▶ _The data_
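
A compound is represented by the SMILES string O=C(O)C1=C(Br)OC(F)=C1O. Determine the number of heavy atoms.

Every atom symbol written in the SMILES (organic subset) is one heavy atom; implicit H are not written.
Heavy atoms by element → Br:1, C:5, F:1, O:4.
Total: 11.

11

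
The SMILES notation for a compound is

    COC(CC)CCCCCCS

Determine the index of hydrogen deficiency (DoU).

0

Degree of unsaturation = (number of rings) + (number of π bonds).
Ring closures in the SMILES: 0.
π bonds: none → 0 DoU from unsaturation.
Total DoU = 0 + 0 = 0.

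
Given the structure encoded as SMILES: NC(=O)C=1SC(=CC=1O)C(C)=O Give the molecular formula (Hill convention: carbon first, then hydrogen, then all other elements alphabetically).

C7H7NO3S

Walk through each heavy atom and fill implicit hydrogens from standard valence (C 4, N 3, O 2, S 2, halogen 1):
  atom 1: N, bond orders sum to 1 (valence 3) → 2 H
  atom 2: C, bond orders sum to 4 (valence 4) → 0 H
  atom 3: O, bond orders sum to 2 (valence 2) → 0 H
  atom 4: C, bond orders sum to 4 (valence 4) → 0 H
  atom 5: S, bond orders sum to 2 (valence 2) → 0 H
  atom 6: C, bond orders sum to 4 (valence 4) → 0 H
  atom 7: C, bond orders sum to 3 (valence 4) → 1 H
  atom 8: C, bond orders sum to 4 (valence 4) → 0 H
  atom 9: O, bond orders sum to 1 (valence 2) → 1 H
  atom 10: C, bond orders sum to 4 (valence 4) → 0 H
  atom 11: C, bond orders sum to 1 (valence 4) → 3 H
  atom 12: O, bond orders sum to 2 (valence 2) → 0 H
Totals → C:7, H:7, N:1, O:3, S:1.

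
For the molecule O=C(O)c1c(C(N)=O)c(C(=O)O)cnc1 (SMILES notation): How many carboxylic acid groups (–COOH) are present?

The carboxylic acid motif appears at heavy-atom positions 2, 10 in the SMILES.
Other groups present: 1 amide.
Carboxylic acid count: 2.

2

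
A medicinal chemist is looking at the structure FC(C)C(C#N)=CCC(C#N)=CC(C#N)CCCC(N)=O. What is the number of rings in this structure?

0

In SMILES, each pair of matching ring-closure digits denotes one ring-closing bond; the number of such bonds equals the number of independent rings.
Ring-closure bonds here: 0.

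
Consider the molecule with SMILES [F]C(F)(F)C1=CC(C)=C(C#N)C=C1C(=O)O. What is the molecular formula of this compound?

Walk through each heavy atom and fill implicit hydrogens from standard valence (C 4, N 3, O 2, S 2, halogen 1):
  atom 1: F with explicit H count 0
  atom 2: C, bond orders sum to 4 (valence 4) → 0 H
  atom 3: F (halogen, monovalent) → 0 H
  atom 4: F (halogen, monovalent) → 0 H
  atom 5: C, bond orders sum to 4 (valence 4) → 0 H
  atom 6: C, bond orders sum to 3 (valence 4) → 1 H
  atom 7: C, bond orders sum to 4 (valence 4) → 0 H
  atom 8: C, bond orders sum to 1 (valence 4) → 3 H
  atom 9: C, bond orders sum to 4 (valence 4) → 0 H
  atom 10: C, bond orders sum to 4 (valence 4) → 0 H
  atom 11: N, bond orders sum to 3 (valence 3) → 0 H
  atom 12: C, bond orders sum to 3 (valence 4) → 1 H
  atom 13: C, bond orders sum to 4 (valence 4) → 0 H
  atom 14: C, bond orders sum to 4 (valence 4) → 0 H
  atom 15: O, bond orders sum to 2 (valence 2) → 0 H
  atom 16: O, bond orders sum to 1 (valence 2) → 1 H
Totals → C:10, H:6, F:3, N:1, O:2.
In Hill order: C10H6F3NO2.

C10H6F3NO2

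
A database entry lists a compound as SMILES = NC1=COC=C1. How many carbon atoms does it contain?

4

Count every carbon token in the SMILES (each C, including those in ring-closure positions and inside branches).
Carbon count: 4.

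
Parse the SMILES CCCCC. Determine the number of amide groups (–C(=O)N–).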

▶ _Action item_
Reproduce all the records shown above, unchanged.

▶ _Output for this exercise_
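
A compound is represented by the SMILES string O=C(O)C1=C(Br)OC(F)=C1O. Determine the number of heavy atoms.

Every atom symbol written in the SMILES (organic subset) is one heavy atom; implicit H are not written.
Heavy atoms by element → Br:1, C:5, F:1, O:4.
Total: 11.

11

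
The SMILES notation for a compound is

    COC(CC)CCCCCCS

Determine the index of hydrogen deficiency (DoU).

0

Degree of unsaturation = (number of rings) + (number of π bonds).
Ring closures in the SMILES: 0.
π bonds: none → 0 DoU from unsaturation.
Total DoU = 0 + 0 = 0.

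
Given the structure encoded as SMILES: NC(=O)C=1SC(=CC=1O)C(C)=O Give the molecular formula (Hill convention: carbon first, then hydrogen, then all other elements alphabetically).

C7H7NO3S

Walk through each heavy atom and fill implicit hydrogens from standard valence (C 4, N 3, O 2, S 2, halogen 1):
  atom 1: N, bond orders sum to 1 (valence 3) → 2 H
  atom 2: C, bond orders sum to 4 (valence 4) → 0 H
  atom 3: O, bond orders sum to 2 (valence 2) → 0 H
  atom 4: C, bond orders sum to 4 (valence 4) → 0 H
  atom 5: S, bond orders sum to 2 (valence 2) → 0 H
  atom 6: C, bond orders sum to 4 (valence 4) → 0 H
  atom 7: C, bond orders sum to 3 (valence 4) → 1 H
  atom 8: C, bond orders sum to 4 (valence 4) → 0 H
  atom 9: O, bond orders sum to 1 (valence 2) → 1 H
  atom 10: C, bond orders sum to 4 (valence 4) → 0 H
  atom 11: C, bond orders sum to 1 (valence 4) → 3 H
  atom 12: O, bond orders sum to 2 (valence 2) → 0 H
Totals → C:7, H:7, N:1, O:3, S:1.

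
For the molecule O=C(O)c1c(C(N)=O)c(C(=O)O)cnc1 (SMILES notation): How many carboxylic acid groups (–COOH) are present?

The carboxylic acid motif appears at heavy-atom positions 2, 10 in the SMILES.
Other groups present: 1 amide.
Carboxylic acid count: 2.

2

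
A medicinal chemist is looking at the structure FC(C)C(C#N)=CCC(C#N)=CC(C#N)CCCC(N)=O. What is the number of rings in this structure?

0

In SMILES, each pair of matching ring-closure digits denotes one ring-closing bond; the number of such bonds equals the number of independent rings.
Ring-closure bonds here: 0.

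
Consider the molecule with SMILES [F]C(F)(F)C1=CC(C)=C(C#N)C=C1C(=O)O. What is the molecular formula of this compound?

Walk through each heavy atom and fill implicit hydrogens from standard valence (C 4, N 3, O 2, S 2, halogen 1):
  atom 1: F with explicit H count 0
  atom 2: C, bond orders sum to 4 (valence 4) → 0 H
  atom 3: F (halogen, monovalent) → 0 H
  atom 4: F (halogen, monovalent) → 0 H
  atom 5: C, bond orders sum to 4 (valence 4) → 0 H
  atom 6: C, bond orders sum to 3 (valence 4) → 1 H
  atom 7: C, bond orders sum to 4 (valence 4) → 0 H
  atom 8: C, bond orders sum to 1 (valence 4) → 3 H
  atom 9: C, bond orders sum to 4 (valence 4) → 0 H
  atom 10: C, bond orders sum to 4 (valence 4) → 0 H
  atom 11: N, bond orders sum to 3 (valence 3) → 0 H
  atom 12: C, bond orders sum to 3 (valence 4) → 1 H
  atom 13: C, bond orders sum to 4 (valence 4) → 0 H
  atom 14: C, bond orders sum to 4 (valence 4) → 0 H
  atom 15: O, bond orders sum to 2 (valence 2) → 0 H
  atom 16: O, bond orders sum to 1 (valence 2) → 1 H
Totals → C:10, H:6, F:3, N:1, O:2.
In Hill order: C10H6F3NO2.

C10H6F3NO2

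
A database entry lists a compound as SMILES = NC1=COC=C1. How many carbon atoms does it contain?

4

Count every carbon token in the SMILES (each C, including those in ring-closure positions and inside branches).
Carbon count: 4.

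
Parse the SMILES CCCCC. Determine the number of amide groups (–C(=O)N–).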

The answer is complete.